EXERCISE PROMPT: The entire listing below should be output exactly as it stands.

STUDY MATERIAL:

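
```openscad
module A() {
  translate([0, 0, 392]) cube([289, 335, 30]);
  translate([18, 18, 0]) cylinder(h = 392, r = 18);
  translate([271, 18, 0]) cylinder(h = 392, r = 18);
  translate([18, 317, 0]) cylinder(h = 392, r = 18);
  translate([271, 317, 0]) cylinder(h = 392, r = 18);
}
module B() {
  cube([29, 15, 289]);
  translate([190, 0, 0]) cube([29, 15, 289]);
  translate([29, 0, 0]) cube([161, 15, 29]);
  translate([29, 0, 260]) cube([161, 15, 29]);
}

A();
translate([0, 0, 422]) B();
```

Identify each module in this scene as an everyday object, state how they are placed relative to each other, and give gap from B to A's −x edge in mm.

A is a stool. B is a picture frame. The picture frame is on top of the stool. The gap from the picture frame to the stool's −x edge is 0 mm.

The picture frame's min-x is at 0; the stool's min-x is 0; gap = 0 mm.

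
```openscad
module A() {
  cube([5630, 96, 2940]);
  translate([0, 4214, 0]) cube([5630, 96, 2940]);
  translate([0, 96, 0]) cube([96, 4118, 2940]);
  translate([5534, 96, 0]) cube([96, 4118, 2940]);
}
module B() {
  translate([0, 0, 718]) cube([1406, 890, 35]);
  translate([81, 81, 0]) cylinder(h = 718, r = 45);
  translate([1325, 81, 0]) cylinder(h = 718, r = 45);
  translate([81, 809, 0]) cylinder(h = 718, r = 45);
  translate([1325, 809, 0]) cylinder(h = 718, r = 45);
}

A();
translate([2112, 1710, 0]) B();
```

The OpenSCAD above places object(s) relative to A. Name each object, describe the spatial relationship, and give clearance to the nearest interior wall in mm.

Clearances: x = 2016, y = 1614; minimum 1614 mm.

A is a house frame. B is a table. The table sits inside the house frame, centred. The clearance to the nearest interior wall is 1614 mm.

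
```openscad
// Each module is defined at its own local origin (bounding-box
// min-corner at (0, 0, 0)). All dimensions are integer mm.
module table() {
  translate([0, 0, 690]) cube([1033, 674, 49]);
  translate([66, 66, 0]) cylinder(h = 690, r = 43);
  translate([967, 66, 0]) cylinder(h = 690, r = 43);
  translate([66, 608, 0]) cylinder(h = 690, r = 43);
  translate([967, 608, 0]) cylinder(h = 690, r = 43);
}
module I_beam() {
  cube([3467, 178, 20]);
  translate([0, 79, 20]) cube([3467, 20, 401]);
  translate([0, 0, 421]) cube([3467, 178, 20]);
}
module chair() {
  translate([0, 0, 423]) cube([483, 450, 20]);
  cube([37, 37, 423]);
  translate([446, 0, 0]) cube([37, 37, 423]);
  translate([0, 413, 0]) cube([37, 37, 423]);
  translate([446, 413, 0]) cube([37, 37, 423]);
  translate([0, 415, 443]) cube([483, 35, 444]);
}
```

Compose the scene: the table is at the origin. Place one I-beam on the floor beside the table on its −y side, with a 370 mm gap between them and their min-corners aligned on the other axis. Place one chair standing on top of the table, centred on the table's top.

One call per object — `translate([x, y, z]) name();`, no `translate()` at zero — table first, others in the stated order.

table();
translate([0, -548, 0]) I_beam();
translate([275, 112, 739]) chair();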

RESPONSE BELOW:
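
```openscad
module A() {
  translate([0, 0, 392]) cube([289, 335, 30]);
  translate([18, 18, 0]) cylinder(h = 392, r = 18);
  translate([271, 18, 0]) cylinder(h = 392, r = 18);
  translate([18, 317, 0]) cylinder(h = 392, r = 18);
  translate([271, 317, 0]) cylinder(h = 392, r = 18);
}
module B() {
  cube([29, 15, 289]);
  translate([190, 0, 0]) cube([29, 15, 289]);
  translate([29, 0, 0]) cube([161, 15, 29]);
  translate([29, 0, 260]) cube([161, 15, 29]);
}

A();
translate([0, 0, 422]) B();
```

Identify each module in this scene as an everyday object, state how they are placed relative to each other, and give gap from B to A's −x edge in mm.

A is a stool. B is a picture frame. The picture frame is on top of the stool. The gap from the picture frame to the stool's −x edge is 0 mm.

The picture frame's min-x is at 0; the stool's min-x is 0; gap = 0 mm.

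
```openscad
module A() {
  cube([5630, 96, 2940]);
  translate([0, 4214, 0]) cube([5630, 96, 2940]);
  translate([0, 96, 0]) cube([96, 4118, 2940]);
  translate([5534, 96, 0]) cube([96, 4118, 2940]);
}
module B() {
  translate([0, 0, 718]) cube([1406, 890, 35]);
  translate([81, 81, 0]) cylinder(h = 718, r = 45);
  translate([1325, 81, 0]) cylinder(h = 718, r = 45);
  translate([81, 809, 0]) cylinder(h = 718, r = 45);
  translate([1325, 809, 0]) cylinder(h = 718, r = 45);
}

A();
translate([2112, 1710, 0]) B();
```

The OpenSCAD above places object(s) relative to A. Name each object, describe the spatial relationship, and give clearance to the nearest interior wall in mm.

Clearances: x = 2016, y = 1614; minimum 1614 mm.

A is a house frame. B is a table. The table sits inside the house frame, centred. The clearance to the nearest interior wall is 1614 mm.

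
```openscad
// Each module is defined at its own local origin (bounding-box
// min-corner at (0, 0, 0)). All dimensions are integer mm.
module table() {
  translate([0, 0, 690]) cube([1033, 674, 49]);
  translate([66, 66, 0]) cylinder(h = 690, r = 43);
  translate([967, 66, 0]) cylinder(h = 690, r = 43);
  translate([66, 608, 0]) cylinder(h = 690, r = 43);
  translate([967, 608, 0]) cylinder(h = 690, r = 43);
}
module I_beam() {
  cube([3467, 178, 20]);
  translate([0, 79, 20]) cube([3467, 20, 401]);
  translate([0, 0, 421]) cube([3467, 178, 20]);
}
module chair() {
  translate([0, 0, 423]) cube([483, 450, 20]);
  cube([37, 37, 423]);
  translate([446, 0, 0]) cube([37, 37, 423]);
  translate([0, 413, 0]) cube([37, 37, 423]);
  translate([446, 413, 0]) cube([37, 37, 423]);
  translate([0, 415, 443]) cube([483, 35, 444]);
}
```

Compose the scene: the table is at the origin. Place one I-beam on the floor beside the table on its −y side, with a 370 mm gap between them and their min-corners aligned on the other axis. Place one chair standing on top of the table, centred on the table's top.

One call per object — `translate([x, y, z]) name();`, no `translate()` at zero — table first, others in the stated order.

table();
translate([0, -548, 0]) I_beam();
translate([275, 112, 739]) chair();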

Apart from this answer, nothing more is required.